## TASK
Leaving nothing out, set down all the data exactly.

-----

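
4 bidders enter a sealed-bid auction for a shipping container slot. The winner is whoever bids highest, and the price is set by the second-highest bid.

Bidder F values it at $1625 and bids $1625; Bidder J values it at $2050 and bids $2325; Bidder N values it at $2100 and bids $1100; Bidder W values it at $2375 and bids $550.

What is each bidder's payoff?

Sorted high to low: Bidder J $2325, then Bidder F $1625, then Bidder N $1100, then Bidder W $550.
Bidder J has the top bid and wins; the price is the second-highest bid, $1625.
Bidder J's payoff = $2050 − $1625 = $425. All other bidders lose, so their payoff is 0.

Payoffs: Bidder F $0, Bidder J $425, Bidder N $0, Bidder W $0.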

-----

## RESULT
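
4 bidders enter a sealed-bid auction for a shipping container slot. The winner is whoever bids highest, and the price is set by the second-highest bid.

Bidder F values it at $1625 and bids $1625; Bidder J values it at $2050 and bids $2325; Bidder N values it at $2100 and bids $1100; Bidder W values it at $2375 and bids $550.

What is each bidder's payoff?

Sorted high to low: Bidder J $2325, then Bidder F $1625, then Bidder N $1100, then Bidder W $550.
Bidder J has the top bid and wins; the price is the second-highest bid, $1625.
Bidder J's payoff = $2050 − $1625 = $425. All other bidders lose, so their payoff is 0.

Payoffs: Bidder F $0, Bidder J $425, Bidder N $0, Bidder W $0.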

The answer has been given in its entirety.